(Items from a dataset)
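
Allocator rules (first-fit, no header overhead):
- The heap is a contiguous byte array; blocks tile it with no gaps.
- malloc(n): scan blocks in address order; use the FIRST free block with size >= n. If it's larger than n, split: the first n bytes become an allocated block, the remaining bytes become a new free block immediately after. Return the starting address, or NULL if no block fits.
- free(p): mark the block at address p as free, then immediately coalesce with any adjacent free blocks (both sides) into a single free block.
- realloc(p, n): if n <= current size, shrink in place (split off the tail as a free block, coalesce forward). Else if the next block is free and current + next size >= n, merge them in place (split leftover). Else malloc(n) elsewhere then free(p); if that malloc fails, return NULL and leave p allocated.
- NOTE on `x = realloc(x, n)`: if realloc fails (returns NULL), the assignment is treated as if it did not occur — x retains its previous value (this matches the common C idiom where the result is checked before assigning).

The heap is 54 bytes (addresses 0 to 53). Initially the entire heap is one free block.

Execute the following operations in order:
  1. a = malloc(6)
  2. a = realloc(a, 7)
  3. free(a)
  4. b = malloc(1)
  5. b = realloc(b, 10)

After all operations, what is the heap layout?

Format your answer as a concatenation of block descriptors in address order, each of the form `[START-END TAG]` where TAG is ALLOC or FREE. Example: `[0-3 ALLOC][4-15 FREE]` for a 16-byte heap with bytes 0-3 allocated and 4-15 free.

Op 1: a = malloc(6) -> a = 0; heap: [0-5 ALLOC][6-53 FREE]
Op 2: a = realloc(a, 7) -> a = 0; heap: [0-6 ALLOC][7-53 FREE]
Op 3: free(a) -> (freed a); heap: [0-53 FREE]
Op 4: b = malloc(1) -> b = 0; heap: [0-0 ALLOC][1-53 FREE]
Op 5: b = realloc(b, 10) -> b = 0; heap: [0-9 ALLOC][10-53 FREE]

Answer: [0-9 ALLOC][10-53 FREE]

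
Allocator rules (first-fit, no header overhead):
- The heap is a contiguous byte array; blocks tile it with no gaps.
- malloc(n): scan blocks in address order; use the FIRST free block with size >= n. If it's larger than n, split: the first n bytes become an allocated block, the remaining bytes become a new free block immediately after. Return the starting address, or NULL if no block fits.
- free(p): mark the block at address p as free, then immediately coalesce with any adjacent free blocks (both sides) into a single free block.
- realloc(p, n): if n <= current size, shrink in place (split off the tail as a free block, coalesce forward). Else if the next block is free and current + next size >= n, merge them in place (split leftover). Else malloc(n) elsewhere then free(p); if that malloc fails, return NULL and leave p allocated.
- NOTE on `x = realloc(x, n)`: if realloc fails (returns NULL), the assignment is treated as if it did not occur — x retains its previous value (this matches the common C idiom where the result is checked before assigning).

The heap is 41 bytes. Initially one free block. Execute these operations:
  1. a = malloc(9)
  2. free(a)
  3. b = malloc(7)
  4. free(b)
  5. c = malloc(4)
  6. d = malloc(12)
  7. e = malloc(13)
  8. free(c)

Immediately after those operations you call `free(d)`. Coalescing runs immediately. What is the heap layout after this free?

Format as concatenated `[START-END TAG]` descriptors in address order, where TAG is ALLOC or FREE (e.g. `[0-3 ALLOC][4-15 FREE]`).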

---

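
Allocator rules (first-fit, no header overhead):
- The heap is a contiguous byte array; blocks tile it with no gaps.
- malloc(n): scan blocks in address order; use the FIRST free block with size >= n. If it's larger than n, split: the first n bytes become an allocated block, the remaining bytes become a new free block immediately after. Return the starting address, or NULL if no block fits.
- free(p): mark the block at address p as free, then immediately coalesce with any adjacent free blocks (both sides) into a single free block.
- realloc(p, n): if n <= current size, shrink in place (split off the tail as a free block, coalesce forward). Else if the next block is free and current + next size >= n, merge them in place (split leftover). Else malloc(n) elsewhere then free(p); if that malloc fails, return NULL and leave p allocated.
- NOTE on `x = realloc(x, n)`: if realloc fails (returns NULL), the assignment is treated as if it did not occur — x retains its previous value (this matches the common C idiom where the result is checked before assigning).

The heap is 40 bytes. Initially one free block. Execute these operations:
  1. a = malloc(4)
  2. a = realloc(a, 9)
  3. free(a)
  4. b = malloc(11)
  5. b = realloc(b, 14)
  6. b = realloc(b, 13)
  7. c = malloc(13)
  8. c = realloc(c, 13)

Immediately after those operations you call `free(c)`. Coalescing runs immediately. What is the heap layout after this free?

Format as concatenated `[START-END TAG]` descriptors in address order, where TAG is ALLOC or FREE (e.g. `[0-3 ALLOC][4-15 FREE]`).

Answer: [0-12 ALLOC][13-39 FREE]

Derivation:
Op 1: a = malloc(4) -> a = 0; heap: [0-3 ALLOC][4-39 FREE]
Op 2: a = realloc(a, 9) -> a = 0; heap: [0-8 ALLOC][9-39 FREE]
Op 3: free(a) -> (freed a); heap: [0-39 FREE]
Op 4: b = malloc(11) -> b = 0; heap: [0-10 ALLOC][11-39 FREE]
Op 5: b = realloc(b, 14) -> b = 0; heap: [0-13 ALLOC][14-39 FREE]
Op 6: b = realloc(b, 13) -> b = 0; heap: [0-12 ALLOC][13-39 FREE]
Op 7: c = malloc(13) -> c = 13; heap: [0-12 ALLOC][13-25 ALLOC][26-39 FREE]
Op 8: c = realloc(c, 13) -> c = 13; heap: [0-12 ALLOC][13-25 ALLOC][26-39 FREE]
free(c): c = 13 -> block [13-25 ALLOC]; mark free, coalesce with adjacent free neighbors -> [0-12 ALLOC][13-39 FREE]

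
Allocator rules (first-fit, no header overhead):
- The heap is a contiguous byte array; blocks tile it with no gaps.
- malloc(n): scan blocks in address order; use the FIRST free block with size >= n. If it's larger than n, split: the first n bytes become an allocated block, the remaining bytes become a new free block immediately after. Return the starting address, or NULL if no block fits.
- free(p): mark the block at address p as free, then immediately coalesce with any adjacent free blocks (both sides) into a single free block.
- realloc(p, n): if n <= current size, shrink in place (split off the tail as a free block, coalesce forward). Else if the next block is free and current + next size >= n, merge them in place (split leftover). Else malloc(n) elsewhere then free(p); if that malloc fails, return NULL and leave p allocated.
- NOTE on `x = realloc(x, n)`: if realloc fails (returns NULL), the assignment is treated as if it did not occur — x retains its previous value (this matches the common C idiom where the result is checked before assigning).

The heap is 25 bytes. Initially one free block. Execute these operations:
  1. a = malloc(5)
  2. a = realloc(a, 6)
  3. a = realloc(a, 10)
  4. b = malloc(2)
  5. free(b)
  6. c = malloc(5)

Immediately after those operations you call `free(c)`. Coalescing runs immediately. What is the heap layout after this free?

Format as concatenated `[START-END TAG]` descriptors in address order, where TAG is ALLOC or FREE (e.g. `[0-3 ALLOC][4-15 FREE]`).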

→ **What needs to be done**:
Look through the data above and return each line where the string "these" occurs.

→ **Response to the task**:
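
The heap is 41 bytes. Initially one free block. Execute these operations:
The heap is 40 bytes. Initially one free block. Execute these operations:
The heap is 25 bytes. Initially one free block. Execute these operations: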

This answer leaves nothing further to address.